Exercise brief:
Reproduce, exactly, the lines of the material below from the line containing "Springs (stiffness k=2.0)" through the line containing "3. For each", with both end lines included and nothing else.

Provided material:
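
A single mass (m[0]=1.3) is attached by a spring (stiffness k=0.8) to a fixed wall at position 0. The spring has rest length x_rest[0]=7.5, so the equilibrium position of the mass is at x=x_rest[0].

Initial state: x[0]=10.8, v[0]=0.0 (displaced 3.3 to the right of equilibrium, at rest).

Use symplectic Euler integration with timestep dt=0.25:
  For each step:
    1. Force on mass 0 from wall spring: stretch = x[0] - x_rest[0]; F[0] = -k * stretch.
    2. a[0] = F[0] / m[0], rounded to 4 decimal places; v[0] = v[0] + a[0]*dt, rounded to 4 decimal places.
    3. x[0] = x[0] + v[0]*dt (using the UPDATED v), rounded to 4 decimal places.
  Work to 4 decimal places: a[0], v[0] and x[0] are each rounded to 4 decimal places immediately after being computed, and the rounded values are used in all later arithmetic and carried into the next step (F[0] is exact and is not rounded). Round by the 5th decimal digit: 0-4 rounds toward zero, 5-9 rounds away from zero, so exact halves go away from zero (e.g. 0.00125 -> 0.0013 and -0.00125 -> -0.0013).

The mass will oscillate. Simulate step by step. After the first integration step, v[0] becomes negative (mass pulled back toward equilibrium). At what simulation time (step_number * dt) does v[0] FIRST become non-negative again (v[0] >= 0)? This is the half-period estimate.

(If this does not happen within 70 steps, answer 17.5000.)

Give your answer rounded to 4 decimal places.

Step 0: x=[10.8000] v=[0.0000]
Step 1: x=[10.6731] v=[-0.5077]
Step 2: x=[10.4241] v=[-0.9959]
Step 3: x=[10.0627] v=[-1.4458]
Step 4: x=[9.6027] v=[-1.8401]
Step 5: x=[9.0618] v=[-2.1636]
Step 6: x=[8.4608] v=[-2.4039]
Step 7: x=[7.8229] v=[-2.5517]
Step 8: x=[7.1726] v=[-2.6014]
Step 9: x=[6.5349] v=[-2.5510]
Step 10: x=[5.9343] v=[-2.4025]
Step 11: x=[5.3939] v=[-2.1616]
Step 12: x=[4.9345] v=[-1.8376]
Step 13: x=[4.5738] v=[-1.4429]
Step 14: x=[4.3256] v=[-0.9927]
Step 15: x=[4.1995] v=[-0.5043]
Step 16: x=[4.2004] v=[0.0035]
First v>=0 after going negative at step 16, time=4.0000

Answer: 4.0000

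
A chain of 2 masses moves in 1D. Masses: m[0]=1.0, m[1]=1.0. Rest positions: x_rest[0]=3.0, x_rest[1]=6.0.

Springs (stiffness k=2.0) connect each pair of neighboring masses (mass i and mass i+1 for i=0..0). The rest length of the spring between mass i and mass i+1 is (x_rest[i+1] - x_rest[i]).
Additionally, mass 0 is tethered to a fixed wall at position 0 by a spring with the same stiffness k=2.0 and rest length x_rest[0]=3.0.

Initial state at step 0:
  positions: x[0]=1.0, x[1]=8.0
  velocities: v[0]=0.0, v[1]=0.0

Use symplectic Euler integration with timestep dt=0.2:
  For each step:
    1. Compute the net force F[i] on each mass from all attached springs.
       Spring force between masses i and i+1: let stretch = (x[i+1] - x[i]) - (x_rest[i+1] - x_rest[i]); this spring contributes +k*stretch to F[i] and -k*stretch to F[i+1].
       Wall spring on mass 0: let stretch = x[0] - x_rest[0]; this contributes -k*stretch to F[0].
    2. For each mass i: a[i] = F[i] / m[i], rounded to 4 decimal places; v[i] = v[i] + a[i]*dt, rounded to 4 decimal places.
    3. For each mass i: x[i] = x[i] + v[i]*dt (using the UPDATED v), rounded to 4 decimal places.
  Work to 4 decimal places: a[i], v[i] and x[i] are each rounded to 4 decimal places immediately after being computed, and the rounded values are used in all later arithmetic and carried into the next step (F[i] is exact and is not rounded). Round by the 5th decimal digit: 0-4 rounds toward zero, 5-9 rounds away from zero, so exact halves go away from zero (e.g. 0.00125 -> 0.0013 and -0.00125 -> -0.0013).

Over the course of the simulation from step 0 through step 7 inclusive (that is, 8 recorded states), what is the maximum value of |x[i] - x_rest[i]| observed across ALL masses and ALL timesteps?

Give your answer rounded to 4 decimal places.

Step 0: x=[1.0000 8.0000] v=[0.0000 0.0000]
Step 1: x=[1.4800 7.6800] v=[2.4000 -1.6000]
Step 2: x=[2.3376 7.1040] v=[4.2880 -2.8800]
Step 3: x=[3.3895 6.3867] v=[5.2595 -3.5866]
Step 4: x=[4.4100 5.6696] v=[5.1026 -3.5855]
Step 5: x=[5.1785 5.0917] v=[3.8424 -2.8893]
Step 6: x=[5.5258 4.7608] v=[1.7363 -1.6546]
Step 7: x=[5.3698 4.7311] v=[-0.7800 -0.1486]
Max displacement = 2.5258

Answer: 2.5258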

Answer to this task:
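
Springs (stiffness k=2.0) connect each pair of neighboring masses (mass i and mass i+1 for i=0..0). The rest length of the spring between mass i and mass i+1 is (x_rest[i+1] - x_rest[i]).
Additionally, mass 0 is tethered to a fixed wall at position 0 by a spring with the same stiffness k=2.0 and rest length x_rest[0]=3.0.

Initial state at step 0:
  positions: x[0]=1.0, x[1]=8.0
  velocities: v[0]=0.0, v[1]=0.0

Use symplectic Euler integration with timestep dt=0.2:
  For each step:
    1. Compute the net force F[i] on each mass from all attached springs.
       Spring force between masses i and i+1: let stretch = (x[i+1] - x[i]) - (x_rest[i+1] - x_rest[i]); this spring contributes +k*stretch to F[i] and -k*stretch to F[i+1].
       Wall spring on mass 0: let stretch = x[0] - x_rest[0]; this contributes -k*stretch to F[0].
    2. For each mass i: a[i] = F[i] / m[i], rounded to 4 decimal places; v[i] = v[i] + a[i]*dt, rounded to 4 decimal places.
    3. For each mass i: x[i] = x[i] + v[i]*dt (using the UPDATED v), rounded to 4 decimal places.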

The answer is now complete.